YOUR GOAL:
Provide an exact copy of the lines from the beginning of the records through the line that includes "J=3/2, M=-1/2 ⟩", and of no others.

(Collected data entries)
--------------------
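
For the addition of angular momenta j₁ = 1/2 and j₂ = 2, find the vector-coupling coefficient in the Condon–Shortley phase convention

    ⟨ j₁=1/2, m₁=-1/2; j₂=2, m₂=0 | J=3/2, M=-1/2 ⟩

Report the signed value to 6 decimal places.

triangle: 1!·0!·3!/5! = 6/120
(j±m)!: 0!·1!·2!·2!·1!·2! = 8
prefactor² = (2J+1)·Δ·N² = 8/5
  k=1: −1/(1!·0!·0!·1!·0!·2!) = -1/2
Σ = -1/2  ⇒  CG² = 8/5·(-1/2)² = 2/5
CG = −√(2/5) = -0.632456

-0.632456  (= −√(2/5))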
--------------------
RESPONSE:
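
For the addition of angular momenta j₁ = 1/2 and j₂ = 2, find the vector-coupling coefficient in the Condon–Shortley phase convention

    ⟨ j₁=1/2, m₁=-1/2; j₂=2, m₂=0 | J=3/2, M=-1/2 ⟩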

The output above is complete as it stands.